§ **WORK TO COMPLETE**
Check each line of the records below and collect those holding "Answer".

= Beginning of Section =

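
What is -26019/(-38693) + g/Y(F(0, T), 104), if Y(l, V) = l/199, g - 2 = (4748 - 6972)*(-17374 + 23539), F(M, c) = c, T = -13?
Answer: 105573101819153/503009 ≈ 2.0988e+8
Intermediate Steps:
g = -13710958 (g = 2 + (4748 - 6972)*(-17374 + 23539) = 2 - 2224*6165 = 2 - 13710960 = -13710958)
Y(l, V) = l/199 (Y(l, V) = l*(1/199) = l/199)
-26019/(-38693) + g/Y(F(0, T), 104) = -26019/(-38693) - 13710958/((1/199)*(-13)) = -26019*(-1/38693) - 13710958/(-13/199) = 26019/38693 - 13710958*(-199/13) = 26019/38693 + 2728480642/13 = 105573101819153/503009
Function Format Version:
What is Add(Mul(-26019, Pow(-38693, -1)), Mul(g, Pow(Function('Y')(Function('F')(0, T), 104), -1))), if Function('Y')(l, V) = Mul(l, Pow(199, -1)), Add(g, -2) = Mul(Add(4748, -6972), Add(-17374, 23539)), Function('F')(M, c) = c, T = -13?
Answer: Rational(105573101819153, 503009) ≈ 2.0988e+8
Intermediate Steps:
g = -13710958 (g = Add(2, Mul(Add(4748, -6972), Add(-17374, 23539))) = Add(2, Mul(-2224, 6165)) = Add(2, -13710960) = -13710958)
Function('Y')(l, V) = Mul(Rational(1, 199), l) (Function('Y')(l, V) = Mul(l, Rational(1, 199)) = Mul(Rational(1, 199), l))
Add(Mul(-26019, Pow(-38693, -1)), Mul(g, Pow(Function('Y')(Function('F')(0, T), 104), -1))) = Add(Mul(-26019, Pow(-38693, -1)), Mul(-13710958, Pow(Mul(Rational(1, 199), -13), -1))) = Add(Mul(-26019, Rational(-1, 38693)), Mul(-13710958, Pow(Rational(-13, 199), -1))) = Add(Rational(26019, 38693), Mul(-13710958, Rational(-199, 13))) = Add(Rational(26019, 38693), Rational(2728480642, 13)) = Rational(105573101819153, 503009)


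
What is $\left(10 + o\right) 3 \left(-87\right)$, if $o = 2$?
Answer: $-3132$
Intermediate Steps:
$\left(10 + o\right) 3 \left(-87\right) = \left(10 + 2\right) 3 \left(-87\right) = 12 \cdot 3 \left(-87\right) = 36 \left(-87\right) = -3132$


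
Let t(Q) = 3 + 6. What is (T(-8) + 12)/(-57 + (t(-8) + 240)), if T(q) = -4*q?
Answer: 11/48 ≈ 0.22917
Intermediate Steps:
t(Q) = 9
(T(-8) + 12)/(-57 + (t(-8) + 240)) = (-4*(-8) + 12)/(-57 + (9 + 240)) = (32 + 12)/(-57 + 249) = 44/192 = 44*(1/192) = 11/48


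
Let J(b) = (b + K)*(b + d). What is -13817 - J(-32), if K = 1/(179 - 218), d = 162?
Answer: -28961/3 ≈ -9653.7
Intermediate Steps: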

= End of Section =
= Beginning of Section =

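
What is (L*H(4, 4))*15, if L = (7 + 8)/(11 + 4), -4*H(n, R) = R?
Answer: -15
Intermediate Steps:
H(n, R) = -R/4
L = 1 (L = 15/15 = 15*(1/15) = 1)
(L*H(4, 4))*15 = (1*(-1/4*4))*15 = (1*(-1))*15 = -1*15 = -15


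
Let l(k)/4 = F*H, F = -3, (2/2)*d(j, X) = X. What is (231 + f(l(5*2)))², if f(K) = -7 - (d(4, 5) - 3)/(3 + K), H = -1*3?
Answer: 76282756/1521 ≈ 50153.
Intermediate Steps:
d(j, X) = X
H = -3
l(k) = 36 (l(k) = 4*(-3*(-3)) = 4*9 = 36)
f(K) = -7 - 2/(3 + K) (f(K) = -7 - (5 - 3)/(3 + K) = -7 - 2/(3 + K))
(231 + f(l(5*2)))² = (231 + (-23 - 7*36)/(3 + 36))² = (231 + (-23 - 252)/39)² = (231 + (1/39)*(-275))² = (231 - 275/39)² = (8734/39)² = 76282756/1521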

= End of Section =
= Beginning of Section =

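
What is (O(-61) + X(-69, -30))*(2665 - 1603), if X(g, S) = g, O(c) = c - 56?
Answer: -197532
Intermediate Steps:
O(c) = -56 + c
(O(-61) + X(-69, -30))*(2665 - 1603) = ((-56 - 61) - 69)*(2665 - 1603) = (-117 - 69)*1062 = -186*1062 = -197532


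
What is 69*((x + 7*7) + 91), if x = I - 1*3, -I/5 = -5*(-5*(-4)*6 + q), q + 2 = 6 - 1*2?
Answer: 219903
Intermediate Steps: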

= End of Section =

§ **SOLUTION FOR THIS PROBLEM**
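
Answer: 105573101819153/503009 ≈ 2.0988e+8
Answer: Rational(105573101819153, 503009) ≈ 2.0988e+8
Answer: $-3132$
Answer: 11/48 ≈ 0.22917
Answer: -28961/3 ≈ -9653.7
Answer: -15
Answer: 76282756/1521 ≈ 50153.
Answer: -197532
Answer: 219903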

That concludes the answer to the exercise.